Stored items
● ● ● ● ● ● ●

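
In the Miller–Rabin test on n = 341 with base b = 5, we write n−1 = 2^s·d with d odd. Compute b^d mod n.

341 − 1 = 340 = 2^2 · 85, so d = 85.
5^1 ≡ 5 (mod 341)
5^2 ≡ 5^2 = 25 ≡ 25 (mod 341)
5^4 ≡ 25^2 = 625 ≡ 284 (mod 341)
5^8 ≡ 284^2 = 80656 ≡ 180 (mod 341)
5^16 ≡ 180^2 = 32400 ≡ 5 (mod 341)
5^32 ≡ 5^2 = 25 ≡ 25 (mod 341)
5^64 ≡ 25^2 = 625 ≡ 284 (mod 341)
85 = 64 + 16 + 4 + 1 in binary powers of 2.
So 5^85 ≡ 284 · 5 · 284 · 5 ≡ 67 (mod 341).
Squaring chain: 67 → 56; never reaches −1, so base 5 is a Miller–Rabin witness that 341 is composite.

67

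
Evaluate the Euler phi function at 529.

506

Factor: 529 = 23^2.
φ(529) = 23^1·(23−1) = 506.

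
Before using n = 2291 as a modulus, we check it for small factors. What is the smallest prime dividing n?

2291 is odd.
Digit sum 14, not divisible by 3.
Ends in 1: not divisible by 5.
7: 2291 = 7·327 + 2
11: 2291 = 11·208 + 3
13: 2291 = 13·176 + 3
17: 2291 = 17·134 + 13
19: 2291 = 19·120 + 11
23: 2291 = 23·99 + 14
29: 2291 = 29·79

29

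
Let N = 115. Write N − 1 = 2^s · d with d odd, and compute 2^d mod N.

115 − 1 = 114 = 2^1 · 57, so d = 57.
2^1 ≡ 2 (mod 115)
2^2 ≡ 2^2 = 4 ≡ 4 (mod 115)
2^4 ≡ 4^2 = 16 ≡ 16 (mod 115)
2^8 ≡ 16^2 = 256 ≡ 26 (mod 115)
2^16 ≡ 26^2 = 676 ≡ 101 (mod 115)
2^32 ≡ 101^2 = 10201 ≡ 81 (mod 115)
57 = 32 + 16 + 8 + 1 in binary powers of 2.
So 2^57 ≡ 81 · 101 · 26 · 2 ≡ 27 (mod 115).
Squaring chain: 27; never reaches −1, so base 2 is a Miller–Rabin witness that 115 is composite.

27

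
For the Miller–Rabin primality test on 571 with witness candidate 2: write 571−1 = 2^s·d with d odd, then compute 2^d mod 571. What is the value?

571 − 1 = 570 = 2^1 · 285, so d = 285.
2^1 ≡ 2 (mod 571)
2^2 ≡ 2^2 = 4 ≡ 4 (mod 571)
2^4 ≡ 4^2 = 16 ≡ 16 (mod 571)
2^8 ≡ 16^2 = 256 ≡ 256 (mod 571)
2^16 ≡ 256^2 = 65536 ≡ 442 (mod 571)
2^32 ≡ 442^2 = 195364 ≡ 82 (mod 571)
2^64 ≡ 82^2 = 6724 ≡ 443 (mod 571)
2^128 ≡ 443^2 = 196249 ≡ 396 (mod 571)
2^256 ≡ 396^2 = 156816 ≡ 362 (mod 571)
285 = 256 + 16 + 8 + 4 + 1 in binary powers of 2.
So 2^285 ≡ 362 · 442 · 256 · 16 · 2 ≡ 570 (mod 571).
Since 2^d ≡ 570 (mod 571), base 2 does not prove 571 composite.

570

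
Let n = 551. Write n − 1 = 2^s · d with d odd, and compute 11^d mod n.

520

551 − 1 = 550 = 2^1 · 275, so d = 275.
11^1 ≡ 11 (mod 551)
11^2 ≡ 11^2 = 121 ≡ 121 (mod 551)
11^4 ≡ 121^2 = 14641 ≡ 315 (mod 551)
11^8 ≡ 315^2 = 99225 ≡ 45 (mod 551)
11^16 ≡ 45^2 = 2025 ≡ 372 (mod 551)
11^32 ≡ 372^2 = 138384 ≡ 83 (mod 551)
11^64 ≡ 83^2 = 6889 ≡ 277 (mod 551)
11^128 ≡ 277^2 = 76729 ≡ 140 (mod 551)
11^256 ≡ 140^2 = 19600 ≡ 315 (mod 551)
275 = 256 + 16 + 2 + 1 in binary powers of 2.
So 11^275 ≡ 315 · 372 · 121 · 11 ≡ 520 (mod 551).
Squaring chain: 520; never reaches −1, so base 11 is a Miller–Rabin witness that 551 is composite.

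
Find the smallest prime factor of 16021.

37

16021 is odd.
Digit sum 10, not divisible by 3.
Ends in 1: not divisible by 5.
7: 16021 = 7·2288 + 5
11: 16021 = 11·1456 + 5
13: 16021 = 13·1232 + 5
17: 16021 = 17·942 + 7
19: 16021 = 19·843 + 4
23: 16021 = 23·696 + 13
29: 16021 = 29·552 + 13
31: 16021 = 31·516 + 25
37: 16021 = 37·433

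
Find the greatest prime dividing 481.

37

481 = 13 · 37
37 is prime.
So 481 = 13 · 37; the largest prime factor is 37.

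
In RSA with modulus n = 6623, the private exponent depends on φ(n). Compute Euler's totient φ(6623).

Factor: 6623 = 37 · 179.
φ(6623) = (37−1) · (179−1) = 36 · 178 = 6408.

6408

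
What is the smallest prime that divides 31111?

53

31111 is odd.
Digit sum 7, not divisible by 3.
Ends in 1: not divisible by 5.
7: 31111 = 7·4444 + 3
11: 31111 = 11·2828 + 3
13: 31111 = 13·2393 + 2
17: 31111 = 17·1830 + 1
19: 31111 = 19·1637 + 8
23: 31111 = 23·1352 + 15
29: 31111 = 29·1072 + 23
31: 31111 = 31·1003 + 18
37: 31111 = 37·840 + 31
41: 31111 = 41·758 + 33
43: 31111 = 43·723 + 22
47: 31111 = 47·661 + 44
53: 31111 = 53·587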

● ● ● ● ● ● ●

[Task description] Generate an exact reproduction of all entries.

[Response to the exercise]
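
In the Miller–Rabin test on n = 341 with base b = 5, we write n−1 = 2^s·d with d odd. Compute b^d mod n.

341 − 1 = 340 = 2^2 · 85, so d = 85.
5^1 ≡ 5 (mod 341)
5^2 ≡ 5^2 = 25 ≡ 25 (mod 341)
5^4 ≡ 25^2 = 625 ≡ 284 (mod 341)
5^8 ≡ 284^2 = 80656 ≡ 180 (mod 341)
5^16 ≡ 180^2 = 32400 ≡ 5 (mod 341)
5^32 ≡ 5^2 = 25 ≡ 25 (mod 341)
5^64 ≡ 25^2 = 625 ≡ 284 (mod 341)
85 = 64 + 16 + 4 + 1 in binary powers of 2.
So 5^85 ≡ 284 · 5 · 284 · 5 ≡ 67 (mod 341).
Squaring chain: 67 → 56; never reaches −1, so base 5 is a Miller–Rabin witness that 341 is composite.

67

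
Evaluate the Euler phi function at 529.

506

Factor: 529 = 23^2.
φ(529) = 23^1·(23−1) = 506.

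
Before using n = 2291 as a modulus, we check it for small factors. What is the smallest prime dividing n?

2291 is odd.
Digit sum 14, not divisible by 3.
Ends in 1: not divisible by 5.
7: 2291 = 7·327 + 2
11: 2291 = 11·208 + 3
13: 2291 = 13·176 + 3
17: 2291 = 17·134 + 13
19: 2291 = 19·120 + 11
23: 2291 = 23·99 + 14
29: 2291 = 29·79

29

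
Let N = 115. Write N − 1 = 2^s · d with d odd, and compute 2^d mod N.

115 − 1 = 114 = 2^1 · 57, so d = 57.
2^1 ≡ 2 (mod 115)
2^2 ≡ 2^2 = 4 ≡ 4 (mod 115)
2^4 ≡ 4^2 = 16 ≡ 16 (mod 115)
2^8 ≡ 16^2 = 256 ≡ 26 (mod 115)
2^16 ≡ 26^2 = 676 ≡ 101 (mod 115)
2^32 ≡ 101^2 = 10201 ≡ 81 (mod 115)
57 = 32 + 16 + 8 + 1 in binary powers of 2.
So 2^57 ≡ 81 · 101 · 26 · 2 ≡ 27 (mod 115).
Squaring chain: 27; never reaches −1, so base 2 is a Miller–Rabin witness that 115 is composite.

27

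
For the Miller–Rabin primality test on 571 with witness candidate 2: write 571−1 = 2^s·d with d odd, then compute 2^d mod 571. What is the value?

571 − 1 = 570 = 2^1 · 285, so d = 285.
2^1 ≡ 2 (mod 571)
2^2 ≡ 2^2 = 4 ≡ 4 (mod 571)
2^4 ≡ 4^2 = 16 ≡ 16 (mod 571)
2^8 ≡ 16^2 = 256 ≡ 256 (mod 571)
2^16 ≡ 256^2 = 65536 ≡ 442 (mod 571)
2^32 ≡ 442^2 = 195364 ≡ 82 (mod 571)
2^64 ≡ 82^2 = 6724 ≡ 443 (mod 571)
2^128 ≡ 443^2 = 196249 ≡ 396 (mod 571)
2^256 ≡ 396^2 = 156816 ≡ 362 (mod 571)
285 = 256 + 16 + 8 + 4 + 1 in binary powers of 2.
So 2^285 ≡ 362 · 442 · 256 · 16 · 2 ≡ 570 (mod 571).
Since 2^d ≡ 570 (mod 571), base 2 does not prove 571 composite.

570

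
Let n = 551. Write n − 1 = 2^s · d with d odd, and compute 11^d mod n.

520

551 − 1 = 550 = 2^1 · 275, so d = 275.
11^1 ≡ 11 (mod 551)
11^2 ≡ 11^2 = 121 ≡ 121 (mod 551)
11^4 ≡ 121^2 = 14641 ≡ 315 (mod 551)
11^8 ≡ 315^2 = 99225 ≡ 45 (mod 551)
11^16 ≡ 45^2 = 2025 ≡ 372 (mod 551)
11^32 ≡ 372^2 = 138384 ≡ 83 (mod 551)
11^64 ≡ 83^2 = 6889 ≡ 277 (mod 551)
11^128 ≡ 277^2 = 76729 ≡ 140 (mod 551)
11^256 ≡ 140^2 = 19600 ≡ 315 (mod 551)
275 = 256 + 16 + 2 + 1 in binary powers of 2.
So 11^275 ≡ 315 · 372 · 121 · 11 ≡ 520 (mod 551).
Squaring chain: 520; never reaches −1, so base 11 is a Miller–Rabin witness that 551 is composite.

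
Find the smallest prime factor of 16021.

37

16021 is odd.
Digit sum 10, not divisible by 3.
Ends in 1: not divisible by 5.
7: 16021 = 7·2288 + 5
11: 16021 = 11·1456 + 5
13: 16021 = 13·1232 + 5
17: 16021 = 17·942 + 7
19: 16021 = 19·843 + 4
23: 16021 = 23·696 + 13
29: 16021 = 29·552 + 13
31: 16021 = 31·516 + 25
37: 16021 = 37·433

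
Find the greatest prime dividing 481.

37

481 = 13 · 37
37 is prime.
So 481 = 13 · 37; the largest prime factor is 37.

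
In RSA with modulus n = 6623, the private exponent depends on φ(n). Compute Euler's totient φ(6623).

Factor: 6623 = 37 · 179.
φ(6623) = (37−1) · (179−1) = 36 · 178 = 6408.

6408

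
What is the smallest prime that divides 31111?

53

31111 is odd.
Digit sum 7, not divisible by 3.
Ends in 1: not divisible by 5.
7: 31111 = 7·4444 + 3
11: 31111 = 11·2828 + 3
13: 31111 = 13·2393 + 2
17: 31111 = 17·1830 + 1
19: 31111 = 19·1637 + 8
23: 31111 = 23·1352 + 15
29: 31111 = 29·1072 + 23
31: 31111 = 31·1003 + 18
37: 31111 = 37·840 + 31
41: 31111 = 41·758 + 33
43: 31111 = 43·723 + 22
47: 31111 = 47·661 + 44
53: 31111 = 53·587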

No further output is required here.